• TASK DIRECTIONS: Please copy each line below that contains the string "known".

——————————

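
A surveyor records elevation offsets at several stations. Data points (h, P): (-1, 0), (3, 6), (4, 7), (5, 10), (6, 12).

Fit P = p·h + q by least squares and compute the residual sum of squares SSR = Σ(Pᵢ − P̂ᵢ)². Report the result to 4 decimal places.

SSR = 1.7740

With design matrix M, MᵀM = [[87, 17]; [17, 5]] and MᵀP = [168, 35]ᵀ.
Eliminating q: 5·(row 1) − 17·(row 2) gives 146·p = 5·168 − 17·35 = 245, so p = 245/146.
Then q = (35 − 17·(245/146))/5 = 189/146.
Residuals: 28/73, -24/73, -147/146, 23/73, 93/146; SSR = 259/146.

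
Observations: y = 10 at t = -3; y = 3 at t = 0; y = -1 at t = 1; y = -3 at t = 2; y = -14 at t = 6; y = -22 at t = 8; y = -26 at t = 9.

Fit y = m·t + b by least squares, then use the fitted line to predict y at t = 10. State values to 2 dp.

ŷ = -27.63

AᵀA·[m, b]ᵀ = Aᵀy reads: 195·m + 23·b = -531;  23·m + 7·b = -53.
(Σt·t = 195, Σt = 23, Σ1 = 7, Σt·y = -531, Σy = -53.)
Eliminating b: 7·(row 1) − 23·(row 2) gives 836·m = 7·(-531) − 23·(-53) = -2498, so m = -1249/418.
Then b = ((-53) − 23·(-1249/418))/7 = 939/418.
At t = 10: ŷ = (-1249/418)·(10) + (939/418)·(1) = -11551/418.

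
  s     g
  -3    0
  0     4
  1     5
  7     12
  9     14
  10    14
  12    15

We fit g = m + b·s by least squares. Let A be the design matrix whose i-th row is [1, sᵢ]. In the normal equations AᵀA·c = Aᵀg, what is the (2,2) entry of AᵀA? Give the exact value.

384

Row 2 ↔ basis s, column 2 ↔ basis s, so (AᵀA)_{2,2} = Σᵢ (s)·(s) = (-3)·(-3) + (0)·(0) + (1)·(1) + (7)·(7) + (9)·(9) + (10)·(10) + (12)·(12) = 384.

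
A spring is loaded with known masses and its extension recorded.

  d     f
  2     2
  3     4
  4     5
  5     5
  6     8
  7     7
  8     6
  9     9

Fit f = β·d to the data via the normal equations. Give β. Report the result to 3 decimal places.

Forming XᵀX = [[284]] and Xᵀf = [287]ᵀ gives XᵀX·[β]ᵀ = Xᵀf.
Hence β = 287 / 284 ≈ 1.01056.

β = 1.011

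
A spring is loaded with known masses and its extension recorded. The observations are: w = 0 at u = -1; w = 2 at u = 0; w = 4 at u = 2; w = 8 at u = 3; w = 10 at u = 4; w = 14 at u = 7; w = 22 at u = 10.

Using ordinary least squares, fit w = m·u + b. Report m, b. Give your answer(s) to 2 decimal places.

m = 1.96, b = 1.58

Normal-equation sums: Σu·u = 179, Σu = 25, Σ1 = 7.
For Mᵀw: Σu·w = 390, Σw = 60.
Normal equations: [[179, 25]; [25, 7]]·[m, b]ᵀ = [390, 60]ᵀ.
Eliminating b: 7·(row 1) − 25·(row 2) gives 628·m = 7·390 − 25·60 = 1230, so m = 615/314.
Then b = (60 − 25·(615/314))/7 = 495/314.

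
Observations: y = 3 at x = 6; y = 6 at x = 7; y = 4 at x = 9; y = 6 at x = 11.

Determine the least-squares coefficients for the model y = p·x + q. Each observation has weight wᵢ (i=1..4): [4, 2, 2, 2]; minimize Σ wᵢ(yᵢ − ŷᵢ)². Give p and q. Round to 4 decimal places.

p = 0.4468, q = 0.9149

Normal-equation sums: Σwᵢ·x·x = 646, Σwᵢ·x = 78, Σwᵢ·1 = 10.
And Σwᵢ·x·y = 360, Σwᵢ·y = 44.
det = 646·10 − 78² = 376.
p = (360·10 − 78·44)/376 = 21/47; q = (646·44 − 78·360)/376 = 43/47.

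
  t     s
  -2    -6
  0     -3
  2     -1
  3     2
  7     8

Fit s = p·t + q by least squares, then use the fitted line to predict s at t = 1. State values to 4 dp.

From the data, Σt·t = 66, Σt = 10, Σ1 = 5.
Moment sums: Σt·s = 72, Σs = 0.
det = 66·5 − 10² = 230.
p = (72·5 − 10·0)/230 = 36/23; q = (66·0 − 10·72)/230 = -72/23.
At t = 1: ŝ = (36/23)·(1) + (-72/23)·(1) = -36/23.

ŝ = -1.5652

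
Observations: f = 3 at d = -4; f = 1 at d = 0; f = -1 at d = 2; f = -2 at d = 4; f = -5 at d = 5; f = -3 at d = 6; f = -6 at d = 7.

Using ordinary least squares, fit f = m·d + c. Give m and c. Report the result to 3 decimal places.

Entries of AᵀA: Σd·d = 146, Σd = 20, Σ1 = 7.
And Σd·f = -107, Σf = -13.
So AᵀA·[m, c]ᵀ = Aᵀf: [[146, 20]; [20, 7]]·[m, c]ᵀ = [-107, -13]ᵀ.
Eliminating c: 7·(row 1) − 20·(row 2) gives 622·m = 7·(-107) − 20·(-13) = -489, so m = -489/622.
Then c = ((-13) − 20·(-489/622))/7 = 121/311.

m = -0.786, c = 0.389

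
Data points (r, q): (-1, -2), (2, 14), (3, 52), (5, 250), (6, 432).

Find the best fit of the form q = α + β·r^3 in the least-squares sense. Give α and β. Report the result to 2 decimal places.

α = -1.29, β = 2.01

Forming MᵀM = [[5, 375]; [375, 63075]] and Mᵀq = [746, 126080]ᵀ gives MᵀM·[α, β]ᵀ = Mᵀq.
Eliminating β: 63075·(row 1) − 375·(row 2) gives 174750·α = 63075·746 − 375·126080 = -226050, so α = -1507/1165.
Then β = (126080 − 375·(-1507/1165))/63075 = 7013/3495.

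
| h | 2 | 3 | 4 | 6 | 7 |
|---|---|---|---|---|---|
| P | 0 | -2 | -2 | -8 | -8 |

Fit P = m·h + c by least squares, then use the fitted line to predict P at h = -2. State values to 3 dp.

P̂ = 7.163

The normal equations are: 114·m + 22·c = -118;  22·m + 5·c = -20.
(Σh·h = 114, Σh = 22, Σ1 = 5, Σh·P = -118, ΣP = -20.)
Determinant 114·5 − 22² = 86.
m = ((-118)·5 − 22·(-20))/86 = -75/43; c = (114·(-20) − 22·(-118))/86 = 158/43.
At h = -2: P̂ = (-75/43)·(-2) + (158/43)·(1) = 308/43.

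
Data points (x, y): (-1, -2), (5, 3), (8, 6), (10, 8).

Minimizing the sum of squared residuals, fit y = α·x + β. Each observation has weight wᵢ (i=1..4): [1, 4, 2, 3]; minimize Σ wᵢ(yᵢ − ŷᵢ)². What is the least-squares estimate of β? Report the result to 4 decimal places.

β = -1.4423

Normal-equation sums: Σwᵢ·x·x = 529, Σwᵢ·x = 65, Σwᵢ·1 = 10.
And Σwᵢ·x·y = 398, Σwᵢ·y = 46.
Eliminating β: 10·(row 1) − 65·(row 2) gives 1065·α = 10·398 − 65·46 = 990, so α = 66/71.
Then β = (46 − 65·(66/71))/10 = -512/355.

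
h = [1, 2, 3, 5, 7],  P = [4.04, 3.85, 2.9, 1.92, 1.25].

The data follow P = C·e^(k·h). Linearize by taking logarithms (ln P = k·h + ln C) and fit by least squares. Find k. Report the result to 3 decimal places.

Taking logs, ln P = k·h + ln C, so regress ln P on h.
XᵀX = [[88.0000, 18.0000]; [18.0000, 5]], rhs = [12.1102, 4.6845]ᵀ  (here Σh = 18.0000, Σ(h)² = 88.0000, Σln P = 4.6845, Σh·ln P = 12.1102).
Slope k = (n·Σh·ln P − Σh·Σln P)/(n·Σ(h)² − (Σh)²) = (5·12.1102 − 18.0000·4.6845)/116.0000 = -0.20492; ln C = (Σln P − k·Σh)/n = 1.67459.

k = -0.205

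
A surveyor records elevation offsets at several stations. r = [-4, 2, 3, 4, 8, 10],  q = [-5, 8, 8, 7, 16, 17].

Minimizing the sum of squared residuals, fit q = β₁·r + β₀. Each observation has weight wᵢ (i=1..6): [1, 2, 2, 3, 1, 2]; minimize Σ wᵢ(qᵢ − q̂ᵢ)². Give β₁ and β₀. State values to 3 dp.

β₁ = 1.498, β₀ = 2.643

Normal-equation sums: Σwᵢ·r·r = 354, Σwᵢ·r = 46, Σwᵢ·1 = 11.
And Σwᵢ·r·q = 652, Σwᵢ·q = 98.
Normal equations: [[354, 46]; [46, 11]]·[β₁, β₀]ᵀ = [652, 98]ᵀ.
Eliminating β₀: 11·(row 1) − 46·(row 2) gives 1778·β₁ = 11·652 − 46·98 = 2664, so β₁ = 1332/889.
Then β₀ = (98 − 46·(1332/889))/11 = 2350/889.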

——————————

• PROBLEM SOLUTION:
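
A spring is loaded with known masses and its extension recorded.
A spring is loaded with known masses and its extension recorded. The observations are: w = 0 at u = -1; w = 2 at u = 0; w = 4 at u = 2; w = 8 at u = 3; w = 10 at u = 4; w = 14 at u = 7; w = 22 at u = 10.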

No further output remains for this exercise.